* Exercise: Every line below between the line holding "Analysis of an 11.66" and the line holding "A substance recovered", inclusive, should be repeated exactly, and all other lines omitted.

* Records supplied:
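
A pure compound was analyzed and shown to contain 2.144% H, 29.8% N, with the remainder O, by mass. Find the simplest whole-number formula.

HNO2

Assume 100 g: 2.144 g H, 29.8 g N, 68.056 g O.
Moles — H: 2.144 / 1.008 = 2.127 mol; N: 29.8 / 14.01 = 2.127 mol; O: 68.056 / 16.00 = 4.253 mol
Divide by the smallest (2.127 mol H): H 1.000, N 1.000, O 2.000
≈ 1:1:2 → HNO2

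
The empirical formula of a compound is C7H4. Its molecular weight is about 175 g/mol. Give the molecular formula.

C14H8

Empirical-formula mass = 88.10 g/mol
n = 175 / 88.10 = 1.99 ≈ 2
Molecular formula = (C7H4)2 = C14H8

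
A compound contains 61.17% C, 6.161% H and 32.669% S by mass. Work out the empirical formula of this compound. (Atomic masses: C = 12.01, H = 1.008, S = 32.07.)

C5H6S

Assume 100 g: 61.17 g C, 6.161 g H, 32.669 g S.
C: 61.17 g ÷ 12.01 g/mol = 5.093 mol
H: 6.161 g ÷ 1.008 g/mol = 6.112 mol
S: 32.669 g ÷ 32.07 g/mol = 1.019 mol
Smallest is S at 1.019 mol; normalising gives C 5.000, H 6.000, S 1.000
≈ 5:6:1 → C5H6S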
==
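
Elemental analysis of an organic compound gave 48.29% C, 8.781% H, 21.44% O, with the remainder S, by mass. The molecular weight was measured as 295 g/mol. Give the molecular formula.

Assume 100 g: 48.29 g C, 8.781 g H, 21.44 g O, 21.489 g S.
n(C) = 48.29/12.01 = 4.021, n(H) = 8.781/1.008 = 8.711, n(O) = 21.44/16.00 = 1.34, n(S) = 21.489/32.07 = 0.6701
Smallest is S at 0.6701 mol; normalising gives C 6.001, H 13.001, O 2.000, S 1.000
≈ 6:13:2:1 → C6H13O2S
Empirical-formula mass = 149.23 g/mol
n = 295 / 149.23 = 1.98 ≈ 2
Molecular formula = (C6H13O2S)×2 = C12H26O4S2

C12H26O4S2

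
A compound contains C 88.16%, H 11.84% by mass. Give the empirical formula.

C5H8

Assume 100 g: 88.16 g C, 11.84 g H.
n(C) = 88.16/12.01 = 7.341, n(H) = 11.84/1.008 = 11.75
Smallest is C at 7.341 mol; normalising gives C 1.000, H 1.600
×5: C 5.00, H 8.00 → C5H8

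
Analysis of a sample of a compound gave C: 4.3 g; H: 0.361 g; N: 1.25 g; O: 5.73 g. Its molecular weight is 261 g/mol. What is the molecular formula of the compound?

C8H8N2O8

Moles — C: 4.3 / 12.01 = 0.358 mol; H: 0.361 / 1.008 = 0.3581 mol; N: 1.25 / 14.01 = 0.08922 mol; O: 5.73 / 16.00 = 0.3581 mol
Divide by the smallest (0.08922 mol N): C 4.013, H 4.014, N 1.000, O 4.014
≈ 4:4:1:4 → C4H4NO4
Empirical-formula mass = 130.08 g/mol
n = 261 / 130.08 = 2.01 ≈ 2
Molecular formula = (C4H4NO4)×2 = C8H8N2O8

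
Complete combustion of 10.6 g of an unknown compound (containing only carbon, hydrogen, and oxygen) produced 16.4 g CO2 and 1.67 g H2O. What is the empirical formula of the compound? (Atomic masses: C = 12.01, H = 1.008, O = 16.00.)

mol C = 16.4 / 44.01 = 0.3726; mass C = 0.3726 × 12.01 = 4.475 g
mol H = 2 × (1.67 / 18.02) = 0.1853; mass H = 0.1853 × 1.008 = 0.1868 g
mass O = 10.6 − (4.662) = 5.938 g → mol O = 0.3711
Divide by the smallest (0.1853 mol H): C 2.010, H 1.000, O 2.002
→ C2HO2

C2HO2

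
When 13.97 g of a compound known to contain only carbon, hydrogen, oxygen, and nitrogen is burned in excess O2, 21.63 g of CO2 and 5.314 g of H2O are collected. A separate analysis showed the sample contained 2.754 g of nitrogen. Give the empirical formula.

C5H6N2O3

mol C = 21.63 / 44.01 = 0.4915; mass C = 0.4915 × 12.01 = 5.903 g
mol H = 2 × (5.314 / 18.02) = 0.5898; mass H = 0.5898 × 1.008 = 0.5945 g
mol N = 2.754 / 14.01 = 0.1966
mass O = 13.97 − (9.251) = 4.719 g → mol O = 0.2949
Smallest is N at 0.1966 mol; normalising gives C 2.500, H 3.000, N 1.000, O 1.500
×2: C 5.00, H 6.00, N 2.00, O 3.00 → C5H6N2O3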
...
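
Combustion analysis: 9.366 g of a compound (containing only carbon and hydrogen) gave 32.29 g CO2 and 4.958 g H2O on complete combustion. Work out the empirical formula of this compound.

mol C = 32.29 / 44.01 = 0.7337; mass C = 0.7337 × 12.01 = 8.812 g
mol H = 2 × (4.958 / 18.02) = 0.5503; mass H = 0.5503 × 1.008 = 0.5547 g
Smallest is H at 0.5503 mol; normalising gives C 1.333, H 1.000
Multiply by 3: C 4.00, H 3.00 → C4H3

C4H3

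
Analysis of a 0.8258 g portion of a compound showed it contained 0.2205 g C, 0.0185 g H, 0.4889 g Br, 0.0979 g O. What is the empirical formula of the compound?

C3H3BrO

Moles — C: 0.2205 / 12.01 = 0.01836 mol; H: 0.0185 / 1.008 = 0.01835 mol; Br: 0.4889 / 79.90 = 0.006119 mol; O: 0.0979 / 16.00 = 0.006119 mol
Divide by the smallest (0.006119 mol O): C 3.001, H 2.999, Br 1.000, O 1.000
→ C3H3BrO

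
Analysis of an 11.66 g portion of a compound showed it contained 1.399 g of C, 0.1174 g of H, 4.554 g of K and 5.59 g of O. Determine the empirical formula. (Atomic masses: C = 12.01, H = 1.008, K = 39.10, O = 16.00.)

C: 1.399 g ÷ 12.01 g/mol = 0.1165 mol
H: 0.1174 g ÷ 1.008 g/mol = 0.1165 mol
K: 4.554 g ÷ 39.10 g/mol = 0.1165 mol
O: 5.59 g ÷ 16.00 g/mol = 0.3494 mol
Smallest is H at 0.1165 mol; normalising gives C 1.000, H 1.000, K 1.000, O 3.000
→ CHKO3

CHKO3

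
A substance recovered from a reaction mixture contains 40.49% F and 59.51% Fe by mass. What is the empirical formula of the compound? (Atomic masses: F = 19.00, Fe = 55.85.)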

* Reply:
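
Analysis of an 11.66 g portion of a compound showed it contained 1.399 g of C, 0.1174 g of H, 4.554 g of K and 5.59 g of O. Determine the empirical formula. (Atomic masses: C = 12.01, H = 1.008, K = 39.10, O = 16.00.)

C: 1.399 g ÷ 12.01 g/mol = 0.1165 mol
H: 0.1174 g ÷ 1.008 g/mol = 0.1165 mol
K: 4.554 g ÷ 39.10 g/mol = 0.1165 mol
O: 5.59 g ÷ 16.00 g/mol = 0.3494 mol
Smallest is H at 0.1165 mol; normalising gives C 1.000, H 1.000, K 1.000, O 3.000
→ CHKO3

CHKO3

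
A substance recovered from a reaction mixture contains 40.49% F and 59.51% Fe by mass. What is the empirical formula of the compound? (Atomic masses: F = 19.00, Fe = 55.85.)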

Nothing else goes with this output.